→ WHAT THE TASK REQUIRES
Whatever runs from the line with "Let σ: ℤ/61ℤ" to the end of the records below must be copied exactly, with nothing else included.

→ LISTED RECORDS
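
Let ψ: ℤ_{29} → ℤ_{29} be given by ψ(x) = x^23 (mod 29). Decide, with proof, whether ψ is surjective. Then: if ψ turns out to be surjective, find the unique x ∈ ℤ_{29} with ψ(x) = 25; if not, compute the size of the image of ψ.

Since 29 is prime, the nonzero elements of ℤ_{29} form a cyclic group of order 28.
As gcd(23, 28) = 1, raising to the 23rd power is a bijection on this group: if s^23 ≡ t^23 then (st^{−1})^23 = 1, and the only element of order dividing gcd(23, 28) = 1 is 1, so s = t.
With ψ(0) = 0 this makes ψ injective on all of ℤ_{29}, hence bijective (finite equal-size domain and codomain). In particular ψ is surjective.
Since ψ is surjective, we find the preimage of 25. The inverse of x ↦ x^23 on (ℤ_{29})^× is x ↦ x^11, because 23·11 = 253 = 9·28 + 1 ≡ 1 (mod 28) and x^{28} = 1 for x ≠ 0 (Fermat). So ψ⁻¹(25) = 25^11 mod 29.
Repeated squaring mod 29: 25^1 ≡ 25, 25^2 ≡ 25² = 625 ≡ 16, 25^4 ≡ 16² = 256 ≡ 24, 25^8 ≡ 24² = 576 ≡ 25. Since 11 = 8 + 2 + 1, 25^11 ≡ 25·16·25: 25·16 = 400 ≡ 23, then 23·25 = 575 ≡ 24. So 25^11 ≡ 24 (mod 29).
Hence ψ⁻¹(25) = 24.

24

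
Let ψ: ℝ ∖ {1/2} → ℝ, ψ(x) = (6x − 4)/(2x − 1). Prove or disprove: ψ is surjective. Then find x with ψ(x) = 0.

2/3

If ψ(x) = 3, cross-multiplying gives 2(6x − 4) = 6(2x − 1), which simplifies to −8 = −6 — false.  So 3 has no preimage and ψ is not surjective.
Solving ψ(x) = 0: cross-multiplying gives 6x − 4 = 0(2x − 1), which rearranges to 6x = 4, so x = 2/3.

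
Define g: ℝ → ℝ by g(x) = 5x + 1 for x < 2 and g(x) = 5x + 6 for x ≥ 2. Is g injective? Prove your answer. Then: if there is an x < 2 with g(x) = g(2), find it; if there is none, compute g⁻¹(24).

Both pieces are strictly increasing (slopes 5 and 5), so each is injective on its own interval.
The left piece maps (−∞, 2) onto (−∞, 11); the right piece maps [2, ∞) onto [16, ∞).
These images are disjoint, so no value is attained by both pieces. Therefore g is injective.
Because the two images are disjoint, no x < 2 has g(x) = g(2), so we compute g⁻¹(24): 24 lies in [16, ∞), so solve 5x + 6 = 24: x = (24 − 6)/5 = 18/5.

18/5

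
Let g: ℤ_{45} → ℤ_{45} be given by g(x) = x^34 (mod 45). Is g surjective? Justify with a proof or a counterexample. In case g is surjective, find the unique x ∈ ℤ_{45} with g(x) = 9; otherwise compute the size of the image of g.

g(2): Repeated squaring mod 45: 2^1 ≡ 2, 2^2 ≡ 2² = 4, 2^4 ≡ 4² = 16, 2^8 ≡ 16² = 256 ≡ 31, 2^16 ≡ 31² = 961 ≡ 16, 2^32 ≡ 16² = 256 ≡ 31. Since 34 = 32 + 2, 2^34 ≡ 31·4: 31·4 = 124 ≡ 34. So 2^34 ≡ 34 (mod 45).
g(7): Repeated squaring mod 45: 7^1 ≡ 7, 7^2 ≡ 7² = 49 ≡ 4, 7^4 ≡ 4² = 16, 7^8 ≡ 16² = 256 ≡ 31, 7^16 ≡ 31² = 961 ≡ 16, 7^32 ≡ 16² = 256 ≡ 31. Since 34 = 32 + 2, 7^34 ≡ 31·4: 31·4 = 124 ≡ 34. So 7^34 ≡ 34 (mod 45).
So g(2) = g(7) = 34 while 2 ≠ 7, therefore g is not injective.
A non-injective map from the 45-element set ℤ_{45} to itself takes at most 44 distinct values, so it cannot be surjective. Therefore g is not surjective.
Since g is not surjective, we determine |image(g)|. Computing x^34 mod 45 for each x (by repeated squaring, reducing mod 45 at every step), the values g(0), g(1), …, g(44) are: 0, 1, 34, 9, 31, 40, 36, 34, 19, 36, 10, 16, 9, 4, 31, 0, 16, 19, 9, 1, 25, 36, 4, 4, 36, 25, 1, 9, 19, 16, 0, 31, 4, 9, 16, 10, 36, 19, 34, 36, 40, 31, 9, 34, 1.
The distinct values are {0, 1, 4, 9, 10, 16, 19, 25, 31, 34, 36, 40}; there are 12 of them.

12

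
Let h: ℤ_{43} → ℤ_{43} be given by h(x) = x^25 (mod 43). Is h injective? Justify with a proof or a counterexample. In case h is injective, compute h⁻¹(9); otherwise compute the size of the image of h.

13

Since 43 is prime, the nonzero elements of ℤ_{43} form a cyclic group of order 42.
As gcd(25, 42) = 1, raising to the 25th power is a bijection on this group: if x_1^25 ≡ x_2^25 then (x_1x_2^{−1})^25 = 1, and the only element of order dividing gcd(25, 42) = 1 is 1, so x_1 = x_2.
With h(0) = 0 this makes h injective on all of ℤ_{43}, hence bijective (finite equal-size domain and codomain). In particular h is injective.
Since h is injective, we find the preimage of 9. The inverse of x ↦ x^25 on (ℤ_{43})^× is x ↦ x^37, because 25·37 = 925 = 22·42 + 1 ≡ 1 (mod 42) and x^{42} = 1 for x ≠ 0 (Fermat). So h⁻¹(9) = 9^37 mod 43.
Repeated squaring mod 43: 9^1 ≡ 9, 9^2 ≡ 9² = 81 ≡ 38, 9^4 ≡ 38² = 1444 ≡ 25, 9^8 ≡ 25² = 625 ≡ 23, 9^16 ≡ 23² = 529 ≡ 13, 9^32 ≡ 13² = 169 ≡ 40. Since 37 = 32 + 4 + 1, 9^37 ≡ 40·25·9: 40·25 = 1000 ≡ 11, then 11·9 = 99 ≡ 13. So 9^37 ≡ 13 (mod 43).
Hence h⁻¹(9) = 13.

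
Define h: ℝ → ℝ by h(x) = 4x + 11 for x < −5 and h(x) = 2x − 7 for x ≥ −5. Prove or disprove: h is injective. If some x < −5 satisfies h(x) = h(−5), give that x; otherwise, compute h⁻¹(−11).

-7

Both pieces are strictly increasing (slopes 4 and 2), so each is injective on its own interval.
The left piece maps (−∞, −5) onto (−∞, −9); the right piece maps [−5, ∞) onto [−17, ∞).
These images overlap. In particular h(−5) = −17 (right piece), and solving 4x + 11 = −17 on the left piece gives x = −7 < −5.
So h(−7) = h(−5) with −7 ≠ −5, and h is not injective. This x = −7 is the requested value below −5.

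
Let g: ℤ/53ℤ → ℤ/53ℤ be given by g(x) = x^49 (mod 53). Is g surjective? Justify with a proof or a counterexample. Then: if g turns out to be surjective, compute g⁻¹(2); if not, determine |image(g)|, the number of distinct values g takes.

Since 53 is prime, the nonzero elements of ℤ/53ℤ form a cyclic group of order 52.
As gcd(49, 52) = 1, raising to the 49th power is a bijection on this group: if s^49 ≡ t^49 then (st^{−1})^49 = 1, and the only element of order dividing gcd(49, 52) = 1 is 1, so s = t.
With g(0) = 0 this makes g injective on all of ℤ/53ℤ, hence bijective (finite equal-size domain and codomain). In particular g is surjective.
Since g is surjective, we find the preimage of 2. The inverse of x ↦ x^49 on (ℤ/53ℤ)^× is x ↦ x^17, because 49·17 = 833 = 16·52 + 1 ≡ 1 (mod 52) and x^{52} = 1 for x ≠ 0 (Fermat). So g⁻¹(2) = 2^17 mod 53.
Repeated squaring mod 53: 2^1 ≡ 2, 2^2 ≡ 2² = 4, 2^4 ≡ 4² = 16, 2^8 ≡ 16² = 256 ≡ 44, 2^16 ≡ 44² = 1936 ≡ 28. Since 17 = 16 + 1, 2^17 ≡ 28·2: 28·2 = 56 ≡ 3. So 2^17 ≡ 3 (mod 53).
Hence g⁻¹(2) = 3.

3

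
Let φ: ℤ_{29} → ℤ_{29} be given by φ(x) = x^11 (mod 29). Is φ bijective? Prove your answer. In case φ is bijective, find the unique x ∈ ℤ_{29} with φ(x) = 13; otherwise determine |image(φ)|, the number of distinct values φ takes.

5

Since 29 is prime, the nonzero elements of ℤ_{29} form a cyclic group of order 28.
As gcd(11, 28) = 1, raising to the 11th power is a bijection on this group: if a^11 ≡ b^11 then (ab^{−1})^11 = 1, and the only element of order dividing gcd(11, 28) = 1 is 1, so a = b.
With φ(0) = 0 this makes φ injective on all of ℤ_{29}, hence bijective (finite equal-size domain and codomain). In particular φ is bijective.
Since φ is bijective, we find the preimage of 13. The inverse of x ↦ x^11 on (ℤ_{29})^× is x ↦ x^23, because 11·23 = 253 = 9·28 + 1 ≡ 1 (mod 28) and x^{28} = 1 for x ≠ 0 (Fermat). So φ⁻¹(13) = 13^23 mod 29.
Repeated squaring mod 29: 13^1 ≡ 13, 13^2 ≡ 13² = 169 ≡ 24, 13^4 ≡ 24² = 576 ≡ 25, 13^8 ≡ 25² = 625 ≡ 16, 13^16 ≡ 16² = 256 ≡ 24. Since 23 = 16 + 4 + 2 + 1, 13^23 ≡ 24·25·24·13: 24·25 = 600 ≡ 20, then 20·24 = 480 ≡ 16, then 16·13 = 208 ≡ 5. So 13^23 ≡ 5 (mod 29).
Hence φ⁻¹(13) = 5.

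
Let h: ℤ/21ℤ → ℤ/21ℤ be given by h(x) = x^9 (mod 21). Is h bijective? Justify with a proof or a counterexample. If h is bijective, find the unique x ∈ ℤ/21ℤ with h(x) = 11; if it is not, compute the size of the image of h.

9

h(1) = 1^9 = 1.
h(4): Repeated squaring mod 21: 4^1 ≡ 4, 4^2 ≡ 4² = 16, 4^4 ≡ 16² = 256 ≡ 4, 4^8 ≡ 4² = 16. Since 9 = 8 + 1, 4^9 ≡ 16·4: 16·4 = 64 ≡ 1. So 4^9 ≡ 1 (mod 21).
So h(1) = h(4) = 1 while 1 ≠ 4, hence h is not injective, hence not bijective.
Since h is not bijective, we determine |image(h)|. Computing x^9 mod 21 for each x (by repeated squaring, reducing mod 21 at every step), the values h(0), h(1), …, h(20) are: 0, 1, 8, 6, 1, 20, 6, 7, 8, 15, 13, 8, 6, 13, 14, 15, 1, 20, 15, 13, 20.
The distinct values are {0, 1, 6, 7, 8, 13, 14, 15, 20}; there are 9 of them.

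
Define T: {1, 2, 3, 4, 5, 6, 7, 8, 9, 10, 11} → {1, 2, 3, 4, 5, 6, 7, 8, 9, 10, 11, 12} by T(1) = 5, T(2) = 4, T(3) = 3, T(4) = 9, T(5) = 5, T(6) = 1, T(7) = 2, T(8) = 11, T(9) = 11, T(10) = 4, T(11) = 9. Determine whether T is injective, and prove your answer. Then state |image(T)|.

T(1) = 5 = T(5) with 1 ≠ 5, so T is not injective.
The image of T is {1, 2, 3, 4, 5, 9, 11}, which has 7 elements.

7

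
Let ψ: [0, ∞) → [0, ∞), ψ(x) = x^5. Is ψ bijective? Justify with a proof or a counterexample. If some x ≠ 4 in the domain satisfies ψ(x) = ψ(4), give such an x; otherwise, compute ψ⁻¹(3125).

5

On [0, ∞), x ↦ x^5 is strictly increasing (injective) and for any y ∈ [0, ∞) the 5th root y^{1/5} lies in [0, ∞) (surjective). So ψ is bijective.
Since x ↦ x^5 is strictly increasing on [0, ∞), it is injective there, so no x ≠ 4 in the domain has ψ(x) = ψ(4). We therefore compute ψ⁻¹(3125) = 3125^{1/5} = 5 (indeed 5^5 = 3125).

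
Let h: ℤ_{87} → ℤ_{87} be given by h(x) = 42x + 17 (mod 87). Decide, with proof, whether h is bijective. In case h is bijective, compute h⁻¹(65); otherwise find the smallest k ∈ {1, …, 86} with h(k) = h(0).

By definition, h is injective when h(u) = h(v) forces u = v.
We have gcd(42, 87) = 3 > 1. Taking u = 0 and v = 29: h(0) = 17 and h(29) = 42·29 + 17 = 1235 ≡ 17 (mod 87).
So h(0) = h(29) while 0 ≠ 29, therefore h is not injective, hence not bijective.
Since h is not bijective, we find the least positive k with h(k) = h(0): this means 42k ≡ 0 (mod 87), i.e. 87 ∣ 42k. Since gcd(42, 87) = 3, dividing through by 3 this holds exactly when 29 ∣ 14k, and as gcd(14, 29) = 1, exactly when 29 ∣ k.
The smallest positive such k is 29.

29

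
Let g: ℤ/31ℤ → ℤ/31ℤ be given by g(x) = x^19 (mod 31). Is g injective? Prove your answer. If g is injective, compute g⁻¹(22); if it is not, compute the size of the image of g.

Since 31 is prime, the nonzero elements of ℤ/31ℤ form a cyclic group of order 30.
As gcd(19, 30) = 1, raising to the 19th power is a bijection on this group: if a^19 ≡ b^19 then (ab^{−1})^19 = 1, and the only element of order dividing gcd(19, 30) = 1 is 1, so a = b.
With g(0) = 0 this makes g injective on all of ℤ/31ℤ, hence bijective (finite equal-size domain and codomain). In particular g is injective.
Since g is injective, we find the preimage of 22. The inverse of x ↦ x^19 on (ℤ/31ℤ)^× is x ↦ x^19, because 19·19 = 361 = 12·30 + 1 ≡ 1 (mod 30) and x^{30} = 1 for x ≠ 0 (Fermat). So g⁻¹(22) = 22^19 mod 31.
Repeated squaring mod 31: 22^1 ≡ 22, 22^2 ≡ 22² = 484 ≡ 19, 22^4 ≡ 19² = 361 ≡ 20, 22^8 ≡ 20² = 400 ≡ 28, 22^16 ≡ 28² = 784 ≡ 9. Since 19 = 16 + 2 + 1, 22^19 ≡ 9·19·22: 9·19 = 171 ≡ 16, then 16·22 = 352 ≡ 11. So 22^19 ≡ 11 (mod 31).
Hence g⁻¹(22) = 11.

11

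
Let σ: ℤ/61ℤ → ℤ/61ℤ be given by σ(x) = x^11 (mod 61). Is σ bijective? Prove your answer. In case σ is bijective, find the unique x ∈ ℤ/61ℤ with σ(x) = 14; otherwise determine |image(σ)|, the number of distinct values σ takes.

Since 61 is prime, the nonzero elements of ℤ/61ℤ form a cyclic group of order 60.
As gcd(11, 60) = 1, raising to the 11th power is a bijection on this group: if s^11 ≡ t^11 then (st^{−1})^11 = 1, and the only element of order dividing gcd(11, 60) = 1 is 1, so s = t.
With σ(0) = 0 this makes σ injective on all of ℤ/61ℤ, hence bijective (finite equal-size domain and codomain). In particular σ is bijective.
Since σ is bijective, we find the preimage of 14. The inverse of x ↦ x^11 on (ℤ/61ℤ)^× is x ↦ x^11, because 11·11 = 121 = 2·60 + 1 ≡ 1 (mod 60) and x^{60} = 1 for x ≠ 0 (Fermat). So σ⁻¹(14) = 14^11 mod 61.
Repeated squaring mod 61: 14^1 ≡ 14, 14^2 ≡ 14² = 196 ≡ 13, 14^4 ≡ 13² = 169 ≡ 47, 14^8 ≡ 47² = 2209 ≡ 13. Since 11 = 8 + 2 + 1, 14^11 ≡ 13·13·14: 13·13 = 169 ≡ 47, then 47·14 = 658 ≡ 48. So 14^11 ≡ 48 (mod 61).
Hence σ⁻¹(14) = 48.

48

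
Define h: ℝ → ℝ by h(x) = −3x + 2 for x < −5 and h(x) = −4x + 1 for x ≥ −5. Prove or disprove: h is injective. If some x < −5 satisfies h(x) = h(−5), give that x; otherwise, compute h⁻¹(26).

-19/3

Both pieces are strictly decreasing (slopes −3 and −4), so each is injective on its own interval.
The left piece maps (−∞, −5) onto (17, ∞); the right piece maps [−5, ∞) onto (−∞, 21].
These images overlap. In particular h(−5) = 21 (right piece), and solving −3x + 2 = 21 on the left piece gives x = −19/3 < −5.
So h(−19/3) = h(−5) with −19/3 ≠ −5, and h is not injective. This x = −19/3 is the requested value below −5.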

→ EXERCISE RESPONSE
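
Let σ: ℤ/61ℤ → ℤ/61ℤ be given by σ(x) = x^11 (mod 61). Is σ bijective? Prove your answer. In case σ is bijective, find the unique x ∈ ℤ/61ℤ with σ(x) = 14; otherwise determine |image(σ)|, the number of distinct values σ takes.

Since 61 is prime, the nonzero elements of ℤ/61ℤ form a cyclic group of order 60.
As gcd(11, 60) = 1, raising to the 11th power is a bijection on this group: if s^11 ≡ t^11 then (st^{−1})^11 = 1, and the only element of order dividing gcd(11, 60) = 1 is 1, so s = t.
With σ(0) = 0 this makes σ injective on all of ℤ/61ℤ, hence bijective (finite equal-size domain and codomain). In particular σ is bijective.
Since σ is bijective, we find the preimage of 14. The inverse of x ↦ x^11 on (ℤ/61ℤ)^× is x ↦ x^11, because 11·11 = 121 = 2·60 + 1 ≡ 1 (mod 60) and x^{60} = 1 for x ≠ 0 (Fermat). So σ⁻¹(14) = 14^11 mod 61.
Repeated squaring mod 61: 14^1 ≡ 14, 14^2 ≡ 14² = 196 ≡ 13, 14^4 ≡ 13² = 169 ≡ 47, 14^8 ≡ 47² = 2209 ≡ 13. Since 11 = 8 + 2 + 1, 14^11 ≡ 13·13·14: 13·13 = 169 ≡ 47, then 47·14 = 658 ≡ 48. So 14^11 ≡ 48 (mod 61).
Hence σ⁻¹(14) = 48.

48

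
Define h: ℝ → ℝ by h(x) = −3x + 2 for x < −5 and h(x) = −4x + 1 for x ≥ −5. Prove or disprove: h is injective. If some x < −5 satisfies h(x) = h(−5), give that x; otherwise, compute h⁻¹(26).

-19/3

Both pieces are strictly decreasing (slopes −3 and −4), so each is injective on its own interval.
The left piece maps (−∞, −5) onto (17, ∞); the right piece maps [−5, ∞) onto (−∞, 21].
These images overlap. In particular h(−5) = 21 (right piece), and solving −3x + 2 = 21 on the left piece gives x = −19/3 < −5.
So h(−19/3) = h(−5) with −19/3 ≠ −5, and h is not injective. This x = −19/3 is the requested value below −5.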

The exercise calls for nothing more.